[Saved data entries]
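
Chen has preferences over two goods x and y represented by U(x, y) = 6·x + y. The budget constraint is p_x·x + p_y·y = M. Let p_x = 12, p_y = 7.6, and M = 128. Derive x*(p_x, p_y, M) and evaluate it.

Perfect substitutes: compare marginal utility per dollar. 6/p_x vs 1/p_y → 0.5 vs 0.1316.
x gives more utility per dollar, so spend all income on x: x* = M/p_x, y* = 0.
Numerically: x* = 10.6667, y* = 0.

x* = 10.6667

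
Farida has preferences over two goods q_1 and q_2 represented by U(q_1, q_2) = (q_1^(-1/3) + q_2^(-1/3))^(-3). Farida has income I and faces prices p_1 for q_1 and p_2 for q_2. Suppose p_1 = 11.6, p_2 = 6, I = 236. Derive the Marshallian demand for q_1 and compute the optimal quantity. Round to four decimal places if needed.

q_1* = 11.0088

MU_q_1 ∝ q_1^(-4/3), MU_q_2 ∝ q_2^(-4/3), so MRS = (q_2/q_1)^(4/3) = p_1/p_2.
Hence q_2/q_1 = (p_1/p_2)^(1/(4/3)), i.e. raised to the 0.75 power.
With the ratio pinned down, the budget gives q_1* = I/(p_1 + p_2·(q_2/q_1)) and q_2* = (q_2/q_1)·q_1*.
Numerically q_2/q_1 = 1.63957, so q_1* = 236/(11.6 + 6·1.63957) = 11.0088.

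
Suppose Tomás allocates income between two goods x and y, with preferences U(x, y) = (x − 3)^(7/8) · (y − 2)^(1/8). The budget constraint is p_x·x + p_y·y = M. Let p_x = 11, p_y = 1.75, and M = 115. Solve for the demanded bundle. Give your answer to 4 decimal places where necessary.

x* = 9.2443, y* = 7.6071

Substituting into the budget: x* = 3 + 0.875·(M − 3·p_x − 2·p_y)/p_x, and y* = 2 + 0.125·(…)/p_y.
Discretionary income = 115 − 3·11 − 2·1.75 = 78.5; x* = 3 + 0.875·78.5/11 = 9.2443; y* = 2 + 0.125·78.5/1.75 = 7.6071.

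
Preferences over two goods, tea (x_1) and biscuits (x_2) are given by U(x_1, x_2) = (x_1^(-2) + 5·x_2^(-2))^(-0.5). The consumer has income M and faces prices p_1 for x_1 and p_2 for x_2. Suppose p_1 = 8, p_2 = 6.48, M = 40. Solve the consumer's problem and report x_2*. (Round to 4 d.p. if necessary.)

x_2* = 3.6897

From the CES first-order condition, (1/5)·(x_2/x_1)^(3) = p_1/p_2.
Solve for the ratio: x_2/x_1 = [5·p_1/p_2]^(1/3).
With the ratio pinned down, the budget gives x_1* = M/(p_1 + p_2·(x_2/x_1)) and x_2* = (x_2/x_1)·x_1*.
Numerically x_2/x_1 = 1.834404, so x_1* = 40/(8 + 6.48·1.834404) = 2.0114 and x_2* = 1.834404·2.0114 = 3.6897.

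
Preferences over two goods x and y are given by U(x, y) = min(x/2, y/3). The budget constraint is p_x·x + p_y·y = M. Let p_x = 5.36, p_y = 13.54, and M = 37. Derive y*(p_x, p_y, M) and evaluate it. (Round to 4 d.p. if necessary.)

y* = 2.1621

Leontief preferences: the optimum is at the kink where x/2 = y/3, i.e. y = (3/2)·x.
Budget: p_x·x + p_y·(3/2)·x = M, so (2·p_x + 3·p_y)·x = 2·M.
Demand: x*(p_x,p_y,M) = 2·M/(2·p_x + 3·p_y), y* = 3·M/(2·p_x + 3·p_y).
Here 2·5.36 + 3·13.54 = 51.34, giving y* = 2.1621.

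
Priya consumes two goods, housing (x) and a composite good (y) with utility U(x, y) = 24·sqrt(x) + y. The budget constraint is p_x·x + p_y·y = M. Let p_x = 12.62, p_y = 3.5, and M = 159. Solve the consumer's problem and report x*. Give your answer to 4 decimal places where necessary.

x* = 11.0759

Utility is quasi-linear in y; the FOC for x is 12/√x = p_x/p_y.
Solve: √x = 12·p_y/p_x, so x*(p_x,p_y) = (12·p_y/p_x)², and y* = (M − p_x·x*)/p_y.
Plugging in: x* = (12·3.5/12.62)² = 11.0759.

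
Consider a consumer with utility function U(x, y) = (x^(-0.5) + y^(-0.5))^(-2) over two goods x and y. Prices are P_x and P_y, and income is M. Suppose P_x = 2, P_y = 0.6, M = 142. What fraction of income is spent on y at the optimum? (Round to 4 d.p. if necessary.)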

**What is expected:**
Please output the records shown above, with every character intact.

**Output for this exercise:**
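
Chen has preferences over two goods x and y represented by U(x, y) = 6·x + y. The budget constraint is p_x·x + p_y·y = M. Let p_x = 12, p_y = 7.6, and M = 128. Derive x*(p_x, p_y, M) and evaluate it.

Perfect substitutes: compare marginal utility per dollar. 6/p_x vs 1/p_y → 0.5 vs 0.1316.
x gives more utility per dollar, so spend all income on x: x* = M/p_x, y* = 0.
Numerically: x* = 10.6667, y* = 0.

x* = 10.6667

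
Farida has preferences over two goods q_1 and q_2 represented by U(q_1, q_2) = (q_1^(-1/3) + q_2^(-1/3))^(-3). Farida has income I and faces prices p_1 for q_1 and p_2 for q_2. Suppose p_1 = 11.6, p_2 = 6, I = 236. Derive the Marshallian demand for q_1 and compute the optimal quantity. Round to four decimal places if needed.

q_1* = 11.0088

MU_q_1 ∝ q_1^(-4/3), MU_q_2 ∝ q_2^(-4/3), so MRS = (q_2/q_1)^(4/3) = p_1/p_2.
Hence q_2/q_1 = (p_1/p_2)^(1/(4/3)), i.e. raised to the 0.75 power.
With the ratio pinned down, the budget gives q_1* = I/(p_1 + p_2·(q_2/q_1)) and q_2* = (q_2/q_1)·q_1*.
Numerically q_2/q_1 = 1.63957, so q_1* = 236/(11.6 + 6·1.63957) = 11.0088.

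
Suppose Tomás allocates income between two goods x and y, with preferences U(x, y) = (x − 3)^(7/8) · (y − 2)^(1/8). The budget constraint is p_x·x + p_y·y = M. Let p_x = 11, p_y = 1.75, and M = 115. Solve for the demanded bundle. Give your answer to 4 decimal places where necessary.

x* = 9.2443, y* = 7.6071

Substituting into the budget: x* = 3 + 0.875·(M − 3·p_x − 2·p_y)/p_x, and y* = 2 + 0.125·(…)/p_y.
Discretionary income = 115 − 3·11 − 2·1.75 = 78.5; x* = 3 + 0.875·78.5/11 = 9.2443; y* = 2 + 0.125·78.5/1.75 = 7.6071.

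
Preferences over two goods, tea (x_1) and biscuits (x_2) are given by U(x_1, x_2) = (x_1^(-2) + 5·x_2^(-2))^(-0.5). The consumer has income M and faces prices p_1 for x_1 and p_2 for x_2. Suppose p_1 = 8, p_2 = 6.48, M = 40. Solve the consumer's problem and report x_2*. (Round to 4 d.p. if necessary.)

x_2* = 3.6897

From the CES first-order condition, (1/5)·(x_2/x_1)^(3) = p_1/p_2.
Solve for the ratio: x_2/x_1 = [5·p_1/p_2]^(1/3).
With the ratio pinned down, the budget gives x_1* = M/(p_1 + p_2·(x_2/x_1)) and x_2* = (x_2/x_1)·x_1*.
Numerically x_2/x_1 = 1.834404, so x_1* = 40/(8 + 6.48·1.834404) = 2.0114 and x_2* = 1.834404·2.0114 = 3.6897.

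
Preferences over two goods x and y are given by U(x, y) = min(x/2, y/3). The budget constraint is p_x·x + p_y·y = M. Let p_x = 5.36, p_y = 13.54, and M = 37. Derive y*(p_x, p_y, M) and evaluate it. (Round to 4 d.p. if necessary.)

y* = 2.1621

Leontief preferences: the optimum is at the kink where x/2 = y/3, i.e. y = (3/2)·x.
Budget: p_x·x + p_y·(3/2)·x = M, so (2·p_x + 3·p_y)·x = 2·M.
Demand: x*(p_x,p_y,M) = 2·M/(2·p_x + 3·p_y), y* = 3·M/(2·p_x + 3·p_y).
Here 2·5.36 + 3·13.54 = 51.34, giving y* = 2.1621.

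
Priya consumes two goods, housing (x) and a composite good (y) with utility U(x, y) = 24·sqrt(x) + y. The budget constraint is p_x·x + p_y·y = M. Let p_x = 12.62, p_y = 3.5, and M = 159. Solve the consumer's problem and report x*. Give your answer to 4 decimal places where necessary.

x* = 11.0759

Utility is quasi-linear in y; the FOC for x is 12/√x = p_x/p_y.
Solve: √x = 12·p_y/p_x, so x*(p_x,p_y) = (12·p_y/p_x)², and y* = (M − p_x·x*)/p_y.
Plugging in: x* = (12·3.5/12.62)² = 11.0759.

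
Consider a consumer with utility function U(x, y) = (x^(-0.5) + y^(-0.5))^(-2) over two goods x and y. Prices are P_x and P_y, and income is M. Suppose P_x = 2, P_y = 0.6, M = 142. What fraction of income is spent on y at the optimum? (Round to 4 d.p. if necessary.)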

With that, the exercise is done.